*** Materials provided Section Begins ***

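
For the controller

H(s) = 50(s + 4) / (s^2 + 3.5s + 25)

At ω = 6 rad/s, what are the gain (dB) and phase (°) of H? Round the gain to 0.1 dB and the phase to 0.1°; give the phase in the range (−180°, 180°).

23.6 dB, -61.3°

At s = jω = j6:
zero (s+4): 4 + j6 → |·| = √(4²+6²) = √52 ≈ 7.2111, ∠ = arctan(6/4) ≈ 56.31°
quadratic: (j6)² + 3.5·j6 + 25 = -11 + j21 → |·| ≈ 23.707, ∠ ≈ 117.65°
|H| = 50 · 7.2111 / 23.707 ≈ 15.209
Gain = 20 log₁₀(15.209) ≈ 23.64 dB
∠H = 56.31° − 117.65° = -61.34°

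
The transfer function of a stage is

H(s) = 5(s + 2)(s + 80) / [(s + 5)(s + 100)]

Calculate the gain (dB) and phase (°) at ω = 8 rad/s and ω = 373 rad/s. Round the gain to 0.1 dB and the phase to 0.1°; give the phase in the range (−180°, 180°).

ω = 8: 10.9 dB, 19.1°; ω = 373: 13.9 dB, 3.4°

At s = jω = j8:
zero (s+2): 2 + j8 → |·| = √(2²+8²) = √68 ≈ 8.2462, ∠ = arctan(8/2) ≈ 75.96°
zero (s+80): 80 + j8 → |·| = √(80²+8²) = √6464 ≈ 80.399, ∠ = arctan(8/80) ≈ 5.71°
pole (s+5): 5 + j8 → |·| = √(5²+8²) = √89 ≈ 9.434, ∠ = arctan(8/5) ≈ 57.99°
pole (s+100): 100 + j8 → |·| = √(100²+8²) = √10064 ≈ 100.32, ∠ = arctan(8/100) ≈ 4.57°
|H| = 5 · 662.99 / 946.42 ≈ 3.5026
Gain = 20 log₁₀(3.5026) ≈ 10.89 dB
∠H = 81.67° − 62.56° = 19.11°

At s = jω = j373:
zero (s+2): 2 + j373 → |·| = √(2²+373²) = √139133 ≈ 373.01, ∠ = arctan(373/2) ≈ 89.69°
zero (s+80): 80 + j373 → |·| = √(80²+373²) = √145529 ≈ 381.48, ∠ = arctan(373/80) ≈ 77.89°
pole (s+5): 5 + j373 → |·| = √(5²+373²) = √139154 ≈ 373.03, ∠ = arctan(373/5) ≈ 89.23°
pole (s+100): 100 + j373 → |·| = √(100²+373²) = √149129 ≈ 386.17, ∠ = arctan(373/100) ≈ 74.99°
|H| = 5 · 1.423e+05 / 1.4405e+05 ≈ 4.9393
Gain = 20 log₁₀(4.9393) ≈ 13.87 dB
∠H = 167.58° − 164.22° = 3.36°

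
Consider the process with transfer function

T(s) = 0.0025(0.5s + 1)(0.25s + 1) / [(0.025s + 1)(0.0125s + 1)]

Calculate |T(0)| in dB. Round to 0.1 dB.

-52.0 dB

T(0) = 0.0025 · 1 / 1 = 0.0025
20 log₁₀(0.0025) ≈ -52.04 dB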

*** Materials provided Section Ends ***

Problem
Write out the entries above once more, without altering anything.

Final answer
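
For the controller

H(s) = 50(s + 4) / (s^2 + 3.5s + 25)

At ω = 6 rad/s, what are the gain (dB) and phase (°) of H? Round the gain to 0.1 dB and the phase to 0.1°; give the phase in the range (−180°, 180°).

23.6 dB, -61.3°

At s = jω = j6:
zero (s+4): 4 + j6 → |·| = √(4²+6²) = √52 ≈ 7.2111, ∠ = arctan(6/4) ≈ 56.31°
quadratic: (j6)² + 3.5·j6 + 25 = -11 + j21 → |·| ≈ 23.707, ∠ ≈ 117.65°
|H| = 50 · 7.2111 / 23.707 ≈ 15.209
Gain = 20 log₁₀(15.209) ≈ 23.64 dB
∠H = 56.31° − 117.65° = -61.34°

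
The transfer function of a stage is

H(s) = 5(s + 2)(s + 80) / [(s + 5)(s + 100)]

Calculate the gain (dB) and phase (°) at ω = 8 rad/s and ω = 373 rad/s. Round the gain to 0.1 dB and the phase to 0.1°; give the phase in the range (−180°, 180°).

ω = 8: 10.9 dB, 19.1°; ω = 373: 13.9 dB, 3.4°

At s = jω = j8:
zero (s+2): 2 + j8 → |·| = √(2²+8²) = √68 ≈ 8.2462, ∠ = arctan(8/2) ≈ 75.96°
zero (s+80): 80 + j8 → |·| = √(80²+8²) = √6464 ≈ 80.399, ∠ = arctan(8/80) ≈ 5.71°
pole (s+5): 5 + j8 → |·| = √(5²+8²) = √89 ≈ 9.434, ∠ = arctan(8/5) ≈ 57.99°
pole (s+100): 100 + j8 → |·| = √(100²+8²) = √10064 ≈ 100.32, ∠ = arctan(8/100) ≈ 4.57°
|H| = 5 · 662.99 / 946.42 ≈ 3.5026
Gain = 20 log₁₀(3.5026) ≈ 10.89 dB
∠H = 81.67° − 62.56° = 19.11°

At s = jω = j373:
zero (s+2): 2 + j373 → |·| = √(2²+373²) = √139133 ≈ 373.01, ∠ = arctan(373/2) ≈ 89.69°
zero (s+80): 80 + j373 → |·| = √(80²+373²) = √145529 ≈ 381.48, ∠ = arctan(373/80) ≈ 77.89°
pole (s+5): 5 + j373 → |·| = √(5²+373²) = √139154 ≈ 373.03, ∠ = arctan(373/5) ≈ 89.23°
pole (s+100): 100 + j373 → |·| = √(100²+373²) = √149129 ≈ 386.17, ∠ = arctan(373/100) ≈ 74.99°
|H| = 5 · 1.423e+05 / 1.4405e+05 ≈ 4.9393
Gain = 20 log₁₀(4.9393) ≈ 13.87 dB
∠H = 167.58° − 164.22° = 3.36°

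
Consider the process with transfer function

T(s) = 0.0025(0.5s + 1)(0.25s + 1) / [(0.025s + 1)(0.0125s + 1)]

Calculate |T(0)| in dB. Round to 0.1 dB.

-52.0 dB

T(0) = 0.0025 · 1 / 1 = 0.0025
20 log₁₀(0.0025) ≈ -52.04 dB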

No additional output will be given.